[INPUT MATERIAL Boundary: Start]

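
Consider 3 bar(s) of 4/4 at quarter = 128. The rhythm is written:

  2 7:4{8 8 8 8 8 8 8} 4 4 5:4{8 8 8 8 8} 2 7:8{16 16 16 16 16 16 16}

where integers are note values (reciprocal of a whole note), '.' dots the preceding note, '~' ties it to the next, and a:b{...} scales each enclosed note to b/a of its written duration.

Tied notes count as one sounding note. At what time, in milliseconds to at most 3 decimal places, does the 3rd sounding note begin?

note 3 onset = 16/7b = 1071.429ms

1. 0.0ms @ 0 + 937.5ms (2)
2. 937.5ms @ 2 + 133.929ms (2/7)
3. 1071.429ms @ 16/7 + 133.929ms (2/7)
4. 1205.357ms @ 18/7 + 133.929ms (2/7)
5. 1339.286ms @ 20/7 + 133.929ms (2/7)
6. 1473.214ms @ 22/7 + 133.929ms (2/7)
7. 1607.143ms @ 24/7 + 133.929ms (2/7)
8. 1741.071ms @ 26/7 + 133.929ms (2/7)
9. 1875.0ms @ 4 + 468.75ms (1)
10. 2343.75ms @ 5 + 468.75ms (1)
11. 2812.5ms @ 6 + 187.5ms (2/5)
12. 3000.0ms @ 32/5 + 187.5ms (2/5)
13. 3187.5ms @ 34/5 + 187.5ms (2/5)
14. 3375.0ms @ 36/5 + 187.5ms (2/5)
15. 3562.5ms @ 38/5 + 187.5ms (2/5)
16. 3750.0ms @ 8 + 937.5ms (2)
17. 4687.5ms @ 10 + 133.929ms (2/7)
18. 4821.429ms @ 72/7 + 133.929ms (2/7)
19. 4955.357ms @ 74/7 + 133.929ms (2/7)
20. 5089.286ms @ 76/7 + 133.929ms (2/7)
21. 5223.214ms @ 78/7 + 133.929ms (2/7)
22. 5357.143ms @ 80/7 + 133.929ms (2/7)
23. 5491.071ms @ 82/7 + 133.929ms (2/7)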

[INPUT MATERIAL Boundary: End]

■ **TASK TO COMPLETE**
Could you report how many lines in the data above include the word "written"? Give the number and nothing more.

■ **EXERCISE RESPONSE**
2